Count the lines below in which "from" appears, then give that number by itself.
-- -- --
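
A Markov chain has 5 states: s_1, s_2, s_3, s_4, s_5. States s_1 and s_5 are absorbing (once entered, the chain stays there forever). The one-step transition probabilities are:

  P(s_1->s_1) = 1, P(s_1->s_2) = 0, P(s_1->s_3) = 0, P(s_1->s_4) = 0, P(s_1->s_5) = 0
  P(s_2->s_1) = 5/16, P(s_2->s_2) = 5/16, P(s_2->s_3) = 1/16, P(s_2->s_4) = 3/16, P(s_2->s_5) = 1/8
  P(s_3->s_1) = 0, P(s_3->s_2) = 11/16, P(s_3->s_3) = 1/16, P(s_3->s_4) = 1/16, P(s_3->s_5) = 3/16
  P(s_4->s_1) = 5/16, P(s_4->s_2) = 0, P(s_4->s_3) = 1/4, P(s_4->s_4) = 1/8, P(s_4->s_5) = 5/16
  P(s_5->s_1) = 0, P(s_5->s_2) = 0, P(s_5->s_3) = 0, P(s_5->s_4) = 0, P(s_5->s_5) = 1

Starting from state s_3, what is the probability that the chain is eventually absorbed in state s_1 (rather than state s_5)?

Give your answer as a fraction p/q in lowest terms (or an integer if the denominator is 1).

Answer: 1/2

Derivation:
Let a_i = P(absorbed in s_1 | start in state i).
Boundary conditions: a_s_1 = 1, a_s_5 = 0.
For each transient state i, a_i = sum_j P(i->j) * a_j:
  a_s_2 = 5/16*a_s_1 + 5/16*a_s_2 + 1/16*a_s_3 + 3/16*a_s_4 + 1/8*a_s_5
  a_s_3 = 0*a_s_1 + 11/16*a_s_2 + 1/16*a_s_3 + 1/16*a_s_4 + 3/16*a_s_5
  a_s_4 = 5/16*a_s_1 + 0*a_s_2 + 1/4*a_s_3 + 1/8*a_s_4 + 5/16*a_s_5

Substituting a_s_1 = 1 and a_s_5 = 0, rearrange to (I - Q) a = r where r[i] = P(i -> s_1):
  [11/16, -1/16, -3/16] . (a_s_2, a_s_3, a_s_4) = 5/16
  [-11/16, 15/16, -1/16] . (a_s_2, a_s_3, a_s_4) = 0
  [0, -1/4, 7/8] . (a_s_2, a_s_3, a_s_4) = 5/16

Solving yields:
  a_s_2 = 7/11
  a_s_3 = 1/2
  a_s_4 = 1/2

Starting state is s_3, so the absorption probability is a_s_3 = 1/2.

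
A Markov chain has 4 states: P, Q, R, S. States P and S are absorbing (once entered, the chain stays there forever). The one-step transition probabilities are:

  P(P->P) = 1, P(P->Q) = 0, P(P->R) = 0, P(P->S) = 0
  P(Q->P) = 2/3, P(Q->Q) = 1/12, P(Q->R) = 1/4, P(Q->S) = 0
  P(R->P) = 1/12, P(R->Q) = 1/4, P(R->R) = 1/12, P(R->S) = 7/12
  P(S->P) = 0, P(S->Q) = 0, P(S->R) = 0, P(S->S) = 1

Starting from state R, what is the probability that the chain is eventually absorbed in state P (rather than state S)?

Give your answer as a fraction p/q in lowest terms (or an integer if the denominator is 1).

Answer: 5/16

Derivation:
Let a_i = P(absorbed in P | start in state i).
Boundary conditions: a_P = 1, a_S = 0.
For each transient state i, a_i = sum_j P(i->j) * a_j:
  a_Q = 2/3*a_P + 1/12*a_Q + 1/4*a_R + 0*a_S
  a_R = 1/12*a_P + 1/4*a_Q + 1/12*a_R + 7/12*a_S

Substituting a_P = 1 and a_S = 0, rearrange to (I - Q) a = r where r[i] = P(i -> P):
  [11/12, -1/4] . (a_Q, a_R) = 2/3
  [-1/4, 11/12] . (a_Q, a_R) = 1/12

Solving yields:
  a_Q = 13/16
  a_R = 5/16

Starting state is R, so the absorption probability is a_R = 5/16.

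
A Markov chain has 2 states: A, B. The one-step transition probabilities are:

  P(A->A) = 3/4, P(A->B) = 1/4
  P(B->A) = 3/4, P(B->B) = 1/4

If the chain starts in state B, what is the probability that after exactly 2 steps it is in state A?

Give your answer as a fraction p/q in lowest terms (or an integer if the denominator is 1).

Computing P^2 by repeated multiplication:
P^1 =
  A: [3/4, 1/4]
  B: [3/4, 1/4]
P^2 =
  A: [3/4, 1/4]
  B: [3/4, 1/4]

(P^2)[B -> A] = 3/4

Answer: 3/4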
-- -- --
▶ **Task result**:
2